- Exercise instructions: Include in the output the line containing "accesses only y." and each subsequent line of the records, through the end, transcribed exactly. Add nothing else.

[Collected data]
== Segment start ==
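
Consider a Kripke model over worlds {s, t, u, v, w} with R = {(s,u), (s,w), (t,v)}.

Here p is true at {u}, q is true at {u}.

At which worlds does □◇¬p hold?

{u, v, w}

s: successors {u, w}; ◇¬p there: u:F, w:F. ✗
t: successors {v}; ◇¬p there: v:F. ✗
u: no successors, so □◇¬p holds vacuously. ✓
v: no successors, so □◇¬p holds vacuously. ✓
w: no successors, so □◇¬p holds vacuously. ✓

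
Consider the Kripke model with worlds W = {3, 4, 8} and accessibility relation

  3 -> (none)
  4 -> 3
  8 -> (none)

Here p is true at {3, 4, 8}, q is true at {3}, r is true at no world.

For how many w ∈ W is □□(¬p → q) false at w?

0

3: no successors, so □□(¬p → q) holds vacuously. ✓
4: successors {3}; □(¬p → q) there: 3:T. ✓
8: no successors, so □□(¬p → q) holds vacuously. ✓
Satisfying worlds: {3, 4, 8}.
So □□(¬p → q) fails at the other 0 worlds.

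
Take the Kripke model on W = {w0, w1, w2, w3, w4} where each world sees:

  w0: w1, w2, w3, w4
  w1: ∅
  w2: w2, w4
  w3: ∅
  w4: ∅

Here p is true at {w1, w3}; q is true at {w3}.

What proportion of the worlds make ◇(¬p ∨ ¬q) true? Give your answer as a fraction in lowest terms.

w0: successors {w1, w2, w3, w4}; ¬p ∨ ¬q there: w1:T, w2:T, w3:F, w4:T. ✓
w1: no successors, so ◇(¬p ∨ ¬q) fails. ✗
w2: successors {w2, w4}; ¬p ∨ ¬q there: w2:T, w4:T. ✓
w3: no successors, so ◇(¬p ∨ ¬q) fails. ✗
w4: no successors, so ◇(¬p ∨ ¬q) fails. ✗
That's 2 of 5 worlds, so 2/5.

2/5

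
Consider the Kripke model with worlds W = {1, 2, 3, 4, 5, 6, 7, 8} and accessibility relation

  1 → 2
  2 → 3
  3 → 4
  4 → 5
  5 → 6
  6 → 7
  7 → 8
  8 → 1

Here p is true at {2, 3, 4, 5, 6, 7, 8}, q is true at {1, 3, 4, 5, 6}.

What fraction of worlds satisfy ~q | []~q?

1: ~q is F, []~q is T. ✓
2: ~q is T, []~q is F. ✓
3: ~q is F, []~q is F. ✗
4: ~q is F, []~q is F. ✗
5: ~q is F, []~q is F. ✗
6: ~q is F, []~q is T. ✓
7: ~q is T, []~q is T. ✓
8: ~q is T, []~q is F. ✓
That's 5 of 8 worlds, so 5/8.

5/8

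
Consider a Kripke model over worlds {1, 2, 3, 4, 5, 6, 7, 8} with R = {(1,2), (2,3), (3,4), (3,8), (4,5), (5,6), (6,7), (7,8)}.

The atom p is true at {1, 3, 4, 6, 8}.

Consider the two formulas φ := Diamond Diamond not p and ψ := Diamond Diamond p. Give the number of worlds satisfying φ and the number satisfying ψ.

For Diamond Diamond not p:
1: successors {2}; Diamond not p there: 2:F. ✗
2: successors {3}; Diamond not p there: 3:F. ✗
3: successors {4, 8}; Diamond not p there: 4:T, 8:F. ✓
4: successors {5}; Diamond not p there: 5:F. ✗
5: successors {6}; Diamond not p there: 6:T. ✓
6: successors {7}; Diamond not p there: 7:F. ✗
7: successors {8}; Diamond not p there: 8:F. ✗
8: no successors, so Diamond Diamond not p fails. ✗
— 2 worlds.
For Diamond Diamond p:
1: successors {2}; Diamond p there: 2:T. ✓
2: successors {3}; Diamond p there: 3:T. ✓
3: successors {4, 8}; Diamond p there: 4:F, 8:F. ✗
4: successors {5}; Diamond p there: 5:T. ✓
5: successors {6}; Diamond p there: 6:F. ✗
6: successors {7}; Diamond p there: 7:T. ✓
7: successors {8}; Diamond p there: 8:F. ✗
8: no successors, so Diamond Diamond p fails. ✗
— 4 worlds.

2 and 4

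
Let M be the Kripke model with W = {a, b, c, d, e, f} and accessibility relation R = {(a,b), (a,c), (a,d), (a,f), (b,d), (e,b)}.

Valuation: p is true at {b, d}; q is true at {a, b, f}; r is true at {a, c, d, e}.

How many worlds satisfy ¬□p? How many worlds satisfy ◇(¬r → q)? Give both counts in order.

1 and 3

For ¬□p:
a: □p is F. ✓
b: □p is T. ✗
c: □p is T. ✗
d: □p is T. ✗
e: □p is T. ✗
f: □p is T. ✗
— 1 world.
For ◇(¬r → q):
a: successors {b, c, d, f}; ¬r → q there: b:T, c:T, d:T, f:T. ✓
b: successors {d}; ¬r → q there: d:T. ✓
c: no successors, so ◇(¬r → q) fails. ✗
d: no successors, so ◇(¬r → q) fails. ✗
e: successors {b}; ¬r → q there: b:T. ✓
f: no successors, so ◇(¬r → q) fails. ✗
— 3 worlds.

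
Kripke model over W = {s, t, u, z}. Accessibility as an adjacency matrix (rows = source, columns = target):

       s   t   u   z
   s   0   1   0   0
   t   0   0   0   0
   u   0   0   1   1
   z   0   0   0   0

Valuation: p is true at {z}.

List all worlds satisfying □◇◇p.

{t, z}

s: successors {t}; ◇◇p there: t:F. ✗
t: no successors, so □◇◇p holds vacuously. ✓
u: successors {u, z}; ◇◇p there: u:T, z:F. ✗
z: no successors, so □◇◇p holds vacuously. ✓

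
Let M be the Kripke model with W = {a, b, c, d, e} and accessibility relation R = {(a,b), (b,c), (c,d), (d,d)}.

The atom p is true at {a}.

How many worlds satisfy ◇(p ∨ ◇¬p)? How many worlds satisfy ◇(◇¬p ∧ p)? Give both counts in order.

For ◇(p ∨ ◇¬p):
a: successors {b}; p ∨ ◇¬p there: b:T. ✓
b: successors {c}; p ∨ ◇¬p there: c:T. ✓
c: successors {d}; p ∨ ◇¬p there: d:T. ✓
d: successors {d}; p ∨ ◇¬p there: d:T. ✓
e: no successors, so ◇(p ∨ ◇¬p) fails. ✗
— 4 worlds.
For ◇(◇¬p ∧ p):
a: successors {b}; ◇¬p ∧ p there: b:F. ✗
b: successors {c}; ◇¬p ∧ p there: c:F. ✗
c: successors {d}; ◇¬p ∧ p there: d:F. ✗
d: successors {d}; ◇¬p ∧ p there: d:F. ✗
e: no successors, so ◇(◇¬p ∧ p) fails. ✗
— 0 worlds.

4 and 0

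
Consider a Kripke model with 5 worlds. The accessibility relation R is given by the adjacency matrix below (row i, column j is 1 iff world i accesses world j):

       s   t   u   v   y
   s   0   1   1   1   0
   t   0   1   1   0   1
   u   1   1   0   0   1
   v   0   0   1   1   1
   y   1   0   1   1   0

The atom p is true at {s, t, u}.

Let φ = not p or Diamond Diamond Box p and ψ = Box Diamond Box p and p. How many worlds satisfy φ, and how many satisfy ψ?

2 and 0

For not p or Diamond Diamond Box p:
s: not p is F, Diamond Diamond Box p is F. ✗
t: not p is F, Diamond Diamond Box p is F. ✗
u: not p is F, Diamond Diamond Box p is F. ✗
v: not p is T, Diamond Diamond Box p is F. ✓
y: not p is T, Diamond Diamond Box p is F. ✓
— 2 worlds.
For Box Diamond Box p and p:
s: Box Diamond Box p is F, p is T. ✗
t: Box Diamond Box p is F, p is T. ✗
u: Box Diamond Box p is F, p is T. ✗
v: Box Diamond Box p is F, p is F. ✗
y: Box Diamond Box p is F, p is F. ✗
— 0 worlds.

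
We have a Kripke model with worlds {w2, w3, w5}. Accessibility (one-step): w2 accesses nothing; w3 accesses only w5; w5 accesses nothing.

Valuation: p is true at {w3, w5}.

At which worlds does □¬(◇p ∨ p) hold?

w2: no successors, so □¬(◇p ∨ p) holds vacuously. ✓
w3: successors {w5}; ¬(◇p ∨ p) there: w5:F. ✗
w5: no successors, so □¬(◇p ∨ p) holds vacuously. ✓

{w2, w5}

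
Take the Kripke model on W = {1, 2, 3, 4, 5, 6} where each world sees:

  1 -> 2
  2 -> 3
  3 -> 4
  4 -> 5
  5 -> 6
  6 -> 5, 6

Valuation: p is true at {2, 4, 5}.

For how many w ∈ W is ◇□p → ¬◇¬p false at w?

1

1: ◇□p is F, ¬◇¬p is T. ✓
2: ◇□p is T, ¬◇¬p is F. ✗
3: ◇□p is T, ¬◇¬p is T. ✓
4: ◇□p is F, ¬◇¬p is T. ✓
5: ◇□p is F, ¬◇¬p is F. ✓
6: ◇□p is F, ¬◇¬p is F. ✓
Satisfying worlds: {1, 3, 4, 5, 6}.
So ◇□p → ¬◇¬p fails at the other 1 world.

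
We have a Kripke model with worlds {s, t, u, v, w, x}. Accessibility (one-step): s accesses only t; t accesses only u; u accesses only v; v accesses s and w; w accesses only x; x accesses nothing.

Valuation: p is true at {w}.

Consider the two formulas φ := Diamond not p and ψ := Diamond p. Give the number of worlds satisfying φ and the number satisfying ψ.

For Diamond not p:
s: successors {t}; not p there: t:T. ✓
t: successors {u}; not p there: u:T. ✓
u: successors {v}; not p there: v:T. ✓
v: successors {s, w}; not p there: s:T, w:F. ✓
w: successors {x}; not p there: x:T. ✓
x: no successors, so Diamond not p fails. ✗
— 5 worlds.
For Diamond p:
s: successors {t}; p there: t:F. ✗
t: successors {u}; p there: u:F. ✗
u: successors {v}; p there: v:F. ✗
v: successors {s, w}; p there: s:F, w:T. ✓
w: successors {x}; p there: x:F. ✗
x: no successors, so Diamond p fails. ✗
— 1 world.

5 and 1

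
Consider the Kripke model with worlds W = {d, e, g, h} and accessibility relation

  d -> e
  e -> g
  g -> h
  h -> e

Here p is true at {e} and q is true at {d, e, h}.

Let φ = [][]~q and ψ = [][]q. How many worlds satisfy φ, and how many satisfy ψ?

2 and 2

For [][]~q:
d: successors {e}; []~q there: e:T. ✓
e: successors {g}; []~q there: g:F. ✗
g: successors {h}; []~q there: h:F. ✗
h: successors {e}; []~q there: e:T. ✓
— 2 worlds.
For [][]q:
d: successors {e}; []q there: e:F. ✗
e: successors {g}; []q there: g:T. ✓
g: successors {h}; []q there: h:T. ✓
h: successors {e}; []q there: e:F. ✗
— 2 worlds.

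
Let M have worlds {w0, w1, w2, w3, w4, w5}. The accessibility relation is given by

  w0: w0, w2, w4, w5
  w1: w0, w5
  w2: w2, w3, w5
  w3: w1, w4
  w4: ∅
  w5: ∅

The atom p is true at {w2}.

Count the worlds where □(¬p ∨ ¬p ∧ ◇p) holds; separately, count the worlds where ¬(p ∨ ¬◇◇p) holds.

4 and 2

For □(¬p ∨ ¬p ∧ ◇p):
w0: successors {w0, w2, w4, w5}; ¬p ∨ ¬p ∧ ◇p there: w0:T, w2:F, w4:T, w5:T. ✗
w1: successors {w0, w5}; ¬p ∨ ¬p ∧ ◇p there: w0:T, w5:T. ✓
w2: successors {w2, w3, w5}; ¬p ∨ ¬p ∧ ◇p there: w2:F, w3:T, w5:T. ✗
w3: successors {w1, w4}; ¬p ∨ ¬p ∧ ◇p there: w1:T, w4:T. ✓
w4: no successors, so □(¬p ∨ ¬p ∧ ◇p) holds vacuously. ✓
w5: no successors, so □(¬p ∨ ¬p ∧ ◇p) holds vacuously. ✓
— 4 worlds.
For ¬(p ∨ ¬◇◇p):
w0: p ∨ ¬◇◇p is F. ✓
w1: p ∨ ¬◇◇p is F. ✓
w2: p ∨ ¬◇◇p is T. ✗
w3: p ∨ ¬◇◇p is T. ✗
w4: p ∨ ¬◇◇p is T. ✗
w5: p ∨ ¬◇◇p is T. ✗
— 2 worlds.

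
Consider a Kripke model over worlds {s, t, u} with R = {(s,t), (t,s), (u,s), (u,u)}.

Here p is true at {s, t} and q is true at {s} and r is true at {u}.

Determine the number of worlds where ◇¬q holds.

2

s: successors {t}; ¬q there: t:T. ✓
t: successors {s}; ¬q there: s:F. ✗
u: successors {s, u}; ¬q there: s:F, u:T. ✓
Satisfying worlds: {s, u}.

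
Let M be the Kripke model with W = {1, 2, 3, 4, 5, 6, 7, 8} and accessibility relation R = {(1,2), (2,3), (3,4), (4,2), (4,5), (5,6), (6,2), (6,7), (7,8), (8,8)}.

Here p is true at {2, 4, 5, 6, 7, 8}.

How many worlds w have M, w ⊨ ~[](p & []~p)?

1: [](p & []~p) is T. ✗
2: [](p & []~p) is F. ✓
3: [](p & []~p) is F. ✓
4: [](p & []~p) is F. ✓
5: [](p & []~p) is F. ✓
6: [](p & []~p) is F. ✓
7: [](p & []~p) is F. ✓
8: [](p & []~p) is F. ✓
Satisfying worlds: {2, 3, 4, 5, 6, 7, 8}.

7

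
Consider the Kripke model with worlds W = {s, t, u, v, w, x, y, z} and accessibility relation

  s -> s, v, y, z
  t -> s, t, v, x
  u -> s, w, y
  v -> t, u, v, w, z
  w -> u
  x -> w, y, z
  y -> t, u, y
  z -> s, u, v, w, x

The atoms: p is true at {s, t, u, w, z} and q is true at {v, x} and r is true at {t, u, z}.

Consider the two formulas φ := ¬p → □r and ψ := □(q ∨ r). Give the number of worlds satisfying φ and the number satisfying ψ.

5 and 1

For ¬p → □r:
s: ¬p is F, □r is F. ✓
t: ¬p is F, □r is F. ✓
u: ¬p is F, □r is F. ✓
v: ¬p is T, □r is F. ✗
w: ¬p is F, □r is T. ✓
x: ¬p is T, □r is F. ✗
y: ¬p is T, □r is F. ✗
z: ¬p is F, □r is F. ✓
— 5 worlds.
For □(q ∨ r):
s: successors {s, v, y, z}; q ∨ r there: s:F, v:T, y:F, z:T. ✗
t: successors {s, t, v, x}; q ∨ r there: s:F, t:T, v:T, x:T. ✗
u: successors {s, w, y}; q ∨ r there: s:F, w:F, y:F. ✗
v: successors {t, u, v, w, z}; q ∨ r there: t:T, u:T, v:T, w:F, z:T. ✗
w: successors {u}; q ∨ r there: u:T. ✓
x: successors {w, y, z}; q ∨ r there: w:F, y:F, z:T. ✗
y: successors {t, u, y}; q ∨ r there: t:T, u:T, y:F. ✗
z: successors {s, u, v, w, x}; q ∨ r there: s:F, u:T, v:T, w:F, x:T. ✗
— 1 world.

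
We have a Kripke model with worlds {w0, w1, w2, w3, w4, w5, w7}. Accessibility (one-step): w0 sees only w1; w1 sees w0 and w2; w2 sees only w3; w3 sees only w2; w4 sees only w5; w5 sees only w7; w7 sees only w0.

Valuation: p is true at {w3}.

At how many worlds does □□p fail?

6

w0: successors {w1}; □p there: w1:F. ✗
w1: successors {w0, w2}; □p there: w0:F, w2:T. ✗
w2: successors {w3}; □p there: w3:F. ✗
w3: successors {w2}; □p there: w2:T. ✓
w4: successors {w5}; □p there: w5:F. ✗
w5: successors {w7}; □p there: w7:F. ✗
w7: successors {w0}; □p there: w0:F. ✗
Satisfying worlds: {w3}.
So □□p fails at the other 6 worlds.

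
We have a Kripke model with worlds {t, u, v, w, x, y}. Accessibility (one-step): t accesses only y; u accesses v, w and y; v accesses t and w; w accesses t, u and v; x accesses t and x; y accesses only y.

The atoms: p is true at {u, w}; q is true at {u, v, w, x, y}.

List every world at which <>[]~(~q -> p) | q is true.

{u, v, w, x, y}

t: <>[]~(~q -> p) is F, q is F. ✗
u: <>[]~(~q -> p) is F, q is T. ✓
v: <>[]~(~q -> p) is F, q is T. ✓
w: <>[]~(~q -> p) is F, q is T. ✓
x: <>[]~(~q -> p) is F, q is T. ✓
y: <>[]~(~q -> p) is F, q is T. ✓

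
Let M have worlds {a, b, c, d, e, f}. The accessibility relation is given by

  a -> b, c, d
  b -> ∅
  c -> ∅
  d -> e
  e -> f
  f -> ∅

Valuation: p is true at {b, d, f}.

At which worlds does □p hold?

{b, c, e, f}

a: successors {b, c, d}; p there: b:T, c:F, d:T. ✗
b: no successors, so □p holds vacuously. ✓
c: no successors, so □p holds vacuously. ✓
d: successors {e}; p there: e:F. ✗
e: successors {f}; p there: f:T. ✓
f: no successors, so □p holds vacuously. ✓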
== Segment end ==
- Written response:
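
We have a Kripke model with worlds {t, u, v, w, x, y}. Accessibility (one-step): t accesses only y; u accesses v, w and y; v accesses t and w; w accesses t, u and v; x accesses t and x; y accesses only y.

The atoms: p is true at {u, w}; q is true at {u, v, w, x, y}.

List every world at which <>[]~(~q -> p) | q is true.

{u, v, w, x, y}

t: <>[]~(~q -> p) is F, q is F. ✗
u: <>[]~(~q -> p) is F, q is T. ✓
v: <>[]~(~q -> p) is F, q is T. ✓
w: <>[]~(~q -> p) is F, q is T. ✓
x: <>[]~(~q -> p) is F, q is T. ✓
y: <>[]~(~q -> p) is F, q is T. ✓

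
Let M have worlds {a, b, c, d, e, f}. The accessibility relation is given by

  a -> b, c, d
  b -> ∅
  c -> ∅
  d -> e
  e -> f
  f -> ∅

Valuation: p is true at {b, d, f}.

At which worlds does □p hold?

{b, c, e, f}

a: successors {b, c, d}; p there: b:T, c:F, d:T. ✗
b: no successors, so □p holds vacuously. ✓
c: no successors, so □p holds vacuously. ✓
d: successors {e}; p there: e:F. ✗
e: successors {f}; p there: f:T. ✓
f: no successors, so □p holds vacuously. ✓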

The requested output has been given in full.